[Data extracted from a collection]

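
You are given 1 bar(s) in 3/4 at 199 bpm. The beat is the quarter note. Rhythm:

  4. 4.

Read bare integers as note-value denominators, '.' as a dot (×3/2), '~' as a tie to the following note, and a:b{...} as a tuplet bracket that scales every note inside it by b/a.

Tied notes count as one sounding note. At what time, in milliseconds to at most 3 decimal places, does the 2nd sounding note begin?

1. 0.0ms @ 0 + 452.261ms (3/2)
2. 452.261ms @ 3/2 + 452.261ms (3/2)

note 2 onset = 3/2b = 452.261ms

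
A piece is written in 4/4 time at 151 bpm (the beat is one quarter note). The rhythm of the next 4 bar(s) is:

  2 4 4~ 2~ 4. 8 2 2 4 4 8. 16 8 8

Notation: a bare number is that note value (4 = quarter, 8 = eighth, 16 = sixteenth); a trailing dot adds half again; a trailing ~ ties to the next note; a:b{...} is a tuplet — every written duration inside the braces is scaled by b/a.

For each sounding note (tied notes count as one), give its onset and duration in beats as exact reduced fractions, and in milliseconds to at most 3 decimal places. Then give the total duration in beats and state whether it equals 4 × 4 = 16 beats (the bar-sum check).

1) 0.0ms=0b +794.702ms=2b
2) 794.702ms=2b +397.351ms=1b
3) 1192.053ms=3b +1788.079ms=9/2b
4) 2980.132ms=15/2b +198.675ms=1/2b
5) 3178.808ms=8b +794.702ms=2b
6) 3973.51ms=10b +794.702ms=2b
7) 4768.212ms=12b +397.351ms=1b
8) 5165.563ms=13b +397.351ms=1b
9) 5562.914ms=14b +298.013ms=3/4b
10) 5860.927ms=59/4b +99.338ms=1/4b
11) 5960.265ms=15b +198.675ms=1/2b
12) 6158.94ms=31/2b +198.675ms=1/2b
Σ=16b of 16 (151bpm 4/4) — PASS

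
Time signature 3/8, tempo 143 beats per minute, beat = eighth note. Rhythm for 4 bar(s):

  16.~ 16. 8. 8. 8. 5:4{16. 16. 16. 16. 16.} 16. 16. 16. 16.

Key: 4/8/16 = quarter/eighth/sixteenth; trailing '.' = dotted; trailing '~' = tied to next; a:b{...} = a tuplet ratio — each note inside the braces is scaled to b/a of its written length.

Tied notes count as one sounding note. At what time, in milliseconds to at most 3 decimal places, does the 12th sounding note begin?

1. 0.0ms @ 0 + 629.371ms (3/2)
2. 629.371ms @ 3/2 + 629.371ms (3/2)
3. 1258.741ms @ 3 + 629.371ms (3/2)
4. 1888.112ms @ 9/2 + 629.371ms (3/2)
5. 2517.483ms @ 6 + 251.748ms (3/5)
6. 2769.231ms @ 33/5 + 251.748ms (3/5)
7. 3020.979ms @ 36/5 + 251.748ms (3/5)
8. 3272.727ms @ 39/5 + 251.748ms (3/5)
9. 3524.476ms @ 42/5 + 251.748ms (3/5)
10. 3776.224ms @ 9 + 314.685ms (3/4)
11. 4090.909ms @ 39/4 + 314.685ms (3/4)
12. 4405.594ms @ 21/2 + 314.685ms (3/4)
13. 4720.28ms @ 45/4 + 314.685ms (3/4)

note 12 onset = 21/2b = 4405.594ms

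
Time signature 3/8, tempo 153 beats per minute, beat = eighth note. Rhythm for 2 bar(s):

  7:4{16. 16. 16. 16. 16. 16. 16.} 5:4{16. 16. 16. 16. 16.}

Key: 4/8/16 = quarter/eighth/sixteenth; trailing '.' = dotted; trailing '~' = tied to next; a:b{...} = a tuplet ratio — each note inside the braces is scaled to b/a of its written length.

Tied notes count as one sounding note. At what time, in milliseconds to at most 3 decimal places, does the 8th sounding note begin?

note 8 onset = 3b = 1176.471ms

1. 0.0ms @ 0 + 168.067ms (3/7)
2. 168.067ms @ 3/7 + 168.067ms (3/7)
3. 336.134ms @ 6/7 + 168.067ms (3/7)
4. 504.202ms @ 9/7 + 168.067ms (3/7)
5. 672.269ms @ 12/7 + 168.067ms (3/7)
6. 840.336ms @ 15/7 + 168.067ms (3/7)
7. 1008.403ms @ 18/7 + 168.067ms (3/7)
8. 1176.471ms @ 3 + 235.294ms (3/5)
9. 1411.765ms @ 18/5 + 235.294ms (3/5)
10. 1647.059ms @ 21/5 + 235.294ms (3/5)
11. 1882.353ms @ 24/5 + 235.294ms (3/5)
12. 2117.647ms @ 27/5 + 235.294ms (3/5)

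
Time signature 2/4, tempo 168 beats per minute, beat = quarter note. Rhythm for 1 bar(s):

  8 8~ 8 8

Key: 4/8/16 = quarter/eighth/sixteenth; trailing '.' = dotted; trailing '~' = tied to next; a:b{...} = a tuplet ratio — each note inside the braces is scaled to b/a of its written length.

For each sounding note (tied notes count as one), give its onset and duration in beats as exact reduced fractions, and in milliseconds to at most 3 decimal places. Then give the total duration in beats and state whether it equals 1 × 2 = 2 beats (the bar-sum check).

1) 0.0ms=0b +178.571ms=1/2b
2) 178.571ms=1/2b +357.143ms=1b
3) 535.714ms=3/2b +178.571ms=1/2b
Σ=2b of 2 (168bpm 2/4) — PASS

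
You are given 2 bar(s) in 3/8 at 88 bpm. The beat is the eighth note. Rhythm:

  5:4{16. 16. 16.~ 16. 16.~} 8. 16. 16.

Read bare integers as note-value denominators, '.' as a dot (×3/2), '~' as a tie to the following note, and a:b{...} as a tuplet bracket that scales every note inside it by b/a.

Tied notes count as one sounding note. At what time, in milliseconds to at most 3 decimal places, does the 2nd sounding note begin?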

[TASK]
Across the entries, how many lines include the string "given"? The answer should be only a number.

[COMPLETED EXERCISE]
2